A bare number is all that is needed: how many lines below contain the string "result"?

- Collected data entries

☆ ☆ ☆

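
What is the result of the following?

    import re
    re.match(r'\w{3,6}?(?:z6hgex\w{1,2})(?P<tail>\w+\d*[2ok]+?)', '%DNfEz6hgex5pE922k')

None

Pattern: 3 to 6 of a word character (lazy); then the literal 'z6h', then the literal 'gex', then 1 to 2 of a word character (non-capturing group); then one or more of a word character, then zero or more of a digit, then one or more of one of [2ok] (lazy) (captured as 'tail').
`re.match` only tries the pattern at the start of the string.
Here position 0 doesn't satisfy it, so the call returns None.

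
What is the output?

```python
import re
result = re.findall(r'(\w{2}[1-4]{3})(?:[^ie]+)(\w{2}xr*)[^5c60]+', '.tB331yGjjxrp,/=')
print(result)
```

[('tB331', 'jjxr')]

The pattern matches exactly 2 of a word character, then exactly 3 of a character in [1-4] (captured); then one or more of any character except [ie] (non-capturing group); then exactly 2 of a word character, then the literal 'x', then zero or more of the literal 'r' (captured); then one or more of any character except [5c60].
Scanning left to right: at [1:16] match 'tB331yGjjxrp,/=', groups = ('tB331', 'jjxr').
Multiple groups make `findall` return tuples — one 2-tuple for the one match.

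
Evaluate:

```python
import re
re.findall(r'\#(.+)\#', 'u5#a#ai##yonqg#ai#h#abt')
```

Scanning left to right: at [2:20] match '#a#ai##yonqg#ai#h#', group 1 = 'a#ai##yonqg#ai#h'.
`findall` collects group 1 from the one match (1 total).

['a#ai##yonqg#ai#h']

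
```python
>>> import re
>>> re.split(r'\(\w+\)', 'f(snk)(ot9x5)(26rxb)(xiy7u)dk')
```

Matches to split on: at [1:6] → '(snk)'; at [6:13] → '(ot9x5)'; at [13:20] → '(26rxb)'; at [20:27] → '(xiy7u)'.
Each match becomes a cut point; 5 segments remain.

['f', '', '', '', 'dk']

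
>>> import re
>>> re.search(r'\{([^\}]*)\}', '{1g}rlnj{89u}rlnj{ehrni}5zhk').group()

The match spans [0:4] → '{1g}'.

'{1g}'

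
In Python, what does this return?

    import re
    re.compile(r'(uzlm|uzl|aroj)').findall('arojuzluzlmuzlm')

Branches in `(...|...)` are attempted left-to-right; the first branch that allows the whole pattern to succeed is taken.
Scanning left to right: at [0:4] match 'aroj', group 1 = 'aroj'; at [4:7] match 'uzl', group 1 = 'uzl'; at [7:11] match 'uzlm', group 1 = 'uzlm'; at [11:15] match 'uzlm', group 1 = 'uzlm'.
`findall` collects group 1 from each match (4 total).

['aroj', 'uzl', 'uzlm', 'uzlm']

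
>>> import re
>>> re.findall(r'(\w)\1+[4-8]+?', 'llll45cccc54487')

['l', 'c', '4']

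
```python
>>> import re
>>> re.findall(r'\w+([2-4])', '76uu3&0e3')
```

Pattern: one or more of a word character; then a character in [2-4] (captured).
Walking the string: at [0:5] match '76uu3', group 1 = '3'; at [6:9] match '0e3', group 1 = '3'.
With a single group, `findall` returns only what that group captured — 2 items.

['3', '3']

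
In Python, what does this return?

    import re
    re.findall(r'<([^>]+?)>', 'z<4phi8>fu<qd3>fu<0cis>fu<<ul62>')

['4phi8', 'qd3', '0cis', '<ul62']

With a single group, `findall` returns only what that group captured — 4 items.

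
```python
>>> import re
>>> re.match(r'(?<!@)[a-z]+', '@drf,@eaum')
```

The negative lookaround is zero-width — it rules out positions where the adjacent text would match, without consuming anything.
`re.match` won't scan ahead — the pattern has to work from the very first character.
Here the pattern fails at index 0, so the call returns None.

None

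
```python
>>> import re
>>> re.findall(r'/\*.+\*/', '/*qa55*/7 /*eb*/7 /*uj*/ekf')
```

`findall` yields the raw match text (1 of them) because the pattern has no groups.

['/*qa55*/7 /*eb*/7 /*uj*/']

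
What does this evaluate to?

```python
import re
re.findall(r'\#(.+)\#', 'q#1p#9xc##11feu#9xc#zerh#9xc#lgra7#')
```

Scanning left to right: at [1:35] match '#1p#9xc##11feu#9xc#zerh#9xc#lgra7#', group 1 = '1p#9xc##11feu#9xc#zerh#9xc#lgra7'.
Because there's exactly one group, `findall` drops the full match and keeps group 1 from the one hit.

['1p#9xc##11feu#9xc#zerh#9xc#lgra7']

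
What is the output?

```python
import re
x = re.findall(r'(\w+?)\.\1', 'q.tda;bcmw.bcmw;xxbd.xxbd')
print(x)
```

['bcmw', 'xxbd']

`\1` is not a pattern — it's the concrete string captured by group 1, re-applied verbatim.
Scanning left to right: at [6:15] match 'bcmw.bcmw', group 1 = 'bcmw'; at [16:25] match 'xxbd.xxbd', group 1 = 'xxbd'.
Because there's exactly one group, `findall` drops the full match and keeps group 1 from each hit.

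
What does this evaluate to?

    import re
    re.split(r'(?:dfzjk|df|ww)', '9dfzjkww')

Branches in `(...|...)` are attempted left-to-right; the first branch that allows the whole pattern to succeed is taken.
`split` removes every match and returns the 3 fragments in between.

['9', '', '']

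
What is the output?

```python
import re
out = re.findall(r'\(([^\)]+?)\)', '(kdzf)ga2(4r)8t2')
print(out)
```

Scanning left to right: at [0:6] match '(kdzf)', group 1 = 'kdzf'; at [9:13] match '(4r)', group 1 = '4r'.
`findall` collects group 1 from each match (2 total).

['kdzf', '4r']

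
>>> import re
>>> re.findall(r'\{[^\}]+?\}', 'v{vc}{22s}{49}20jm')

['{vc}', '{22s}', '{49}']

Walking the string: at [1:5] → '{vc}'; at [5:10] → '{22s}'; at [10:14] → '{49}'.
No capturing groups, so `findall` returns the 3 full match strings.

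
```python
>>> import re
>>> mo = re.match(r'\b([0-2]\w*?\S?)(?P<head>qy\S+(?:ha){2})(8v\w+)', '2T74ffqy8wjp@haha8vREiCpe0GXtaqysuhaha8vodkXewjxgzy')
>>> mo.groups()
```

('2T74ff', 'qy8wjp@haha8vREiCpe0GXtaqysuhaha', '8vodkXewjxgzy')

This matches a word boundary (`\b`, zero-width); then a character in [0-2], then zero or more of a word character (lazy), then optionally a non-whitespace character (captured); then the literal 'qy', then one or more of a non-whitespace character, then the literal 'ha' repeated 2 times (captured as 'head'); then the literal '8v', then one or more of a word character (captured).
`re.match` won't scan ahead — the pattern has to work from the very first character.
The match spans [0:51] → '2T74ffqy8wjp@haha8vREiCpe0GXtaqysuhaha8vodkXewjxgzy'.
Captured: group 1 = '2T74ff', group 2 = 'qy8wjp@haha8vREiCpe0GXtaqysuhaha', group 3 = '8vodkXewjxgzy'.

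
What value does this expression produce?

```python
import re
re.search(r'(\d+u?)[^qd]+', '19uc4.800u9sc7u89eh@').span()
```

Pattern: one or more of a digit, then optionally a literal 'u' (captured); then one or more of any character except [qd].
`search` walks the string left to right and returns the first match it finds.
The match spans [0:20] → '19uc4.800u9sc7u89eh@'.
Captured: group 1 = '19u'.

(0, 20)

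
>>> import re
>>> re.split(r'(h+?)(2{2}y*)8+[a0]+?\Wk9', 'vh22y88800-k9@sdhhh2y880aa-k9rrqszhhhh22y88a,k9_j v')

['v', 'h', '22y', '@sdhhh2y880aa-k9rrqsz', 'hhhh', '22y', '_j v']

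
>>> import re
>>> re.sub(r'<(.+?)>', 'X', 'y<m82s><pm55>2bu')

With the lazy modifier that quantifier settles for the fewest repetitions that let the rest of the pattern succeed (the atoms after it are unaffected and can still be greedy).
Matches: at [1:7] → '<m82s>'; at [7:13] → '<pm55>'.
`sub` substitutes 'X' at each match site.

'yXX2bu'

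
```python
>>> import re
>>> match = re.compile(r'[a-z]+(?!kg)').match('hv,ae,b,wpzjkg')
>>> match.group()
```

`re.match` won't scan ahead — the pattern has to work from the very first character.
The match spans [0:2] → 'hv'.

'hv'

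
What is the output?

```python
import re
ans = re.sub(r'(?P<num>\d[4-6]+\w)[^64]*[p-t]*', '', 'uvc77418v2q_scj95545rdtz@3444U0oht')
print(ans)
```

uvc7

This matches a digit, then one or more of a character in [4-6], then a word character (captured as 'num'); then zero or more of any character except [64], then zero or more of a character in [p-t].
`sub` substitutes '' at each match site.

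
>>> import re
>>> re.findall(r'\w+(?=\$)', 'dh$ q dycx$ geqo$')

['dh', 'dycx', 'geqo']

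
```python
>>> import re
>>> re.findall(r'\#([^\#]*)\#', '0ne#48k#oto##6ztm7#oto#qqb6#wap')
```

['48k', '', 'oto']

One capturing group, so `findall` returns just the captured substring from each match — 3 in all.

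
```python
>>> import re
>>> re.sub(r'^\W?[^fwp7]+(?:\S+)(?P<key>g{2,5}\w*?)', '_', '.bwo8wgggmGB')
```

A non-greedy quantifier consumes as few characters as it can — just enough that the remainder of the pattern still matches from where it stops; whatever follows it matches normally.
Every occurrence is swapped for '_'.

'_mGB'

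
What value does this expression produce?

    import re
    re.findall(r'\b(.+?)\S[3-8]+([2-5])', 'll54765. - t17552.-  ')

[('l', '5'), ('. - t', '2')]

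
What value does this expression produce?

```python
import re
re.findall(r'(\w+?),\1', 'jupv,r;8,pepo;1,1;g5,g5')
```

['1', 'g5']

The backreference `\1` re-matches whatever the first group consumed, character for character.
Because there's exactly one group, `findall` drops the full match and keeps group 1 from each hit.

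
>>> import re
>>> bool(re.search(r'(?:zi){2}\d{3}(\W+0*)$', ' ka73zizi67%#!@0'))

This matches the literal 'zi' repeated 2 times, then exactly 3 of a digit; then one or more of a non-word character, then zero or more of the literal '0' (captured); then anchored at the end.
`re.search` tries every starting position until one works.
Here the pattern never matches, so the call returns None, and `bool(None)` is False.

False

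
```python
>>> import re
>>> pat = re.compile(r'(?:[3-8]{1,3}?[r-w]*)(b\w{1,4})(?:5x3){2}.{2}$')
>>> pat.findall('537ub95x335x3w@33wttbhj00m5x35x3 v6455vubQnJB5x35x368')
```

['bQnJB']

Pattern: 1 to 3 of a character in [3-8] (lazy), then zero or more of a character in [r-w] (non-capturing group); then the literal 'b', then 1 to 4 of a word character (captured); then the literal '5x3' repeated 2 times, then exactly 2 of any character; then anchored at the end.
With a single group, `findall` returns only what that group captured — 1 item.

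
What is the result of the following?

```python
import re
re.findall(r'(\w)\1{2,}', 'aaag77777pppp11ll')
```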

☆ ☆ ☆

- EXPECTED ANSWER
4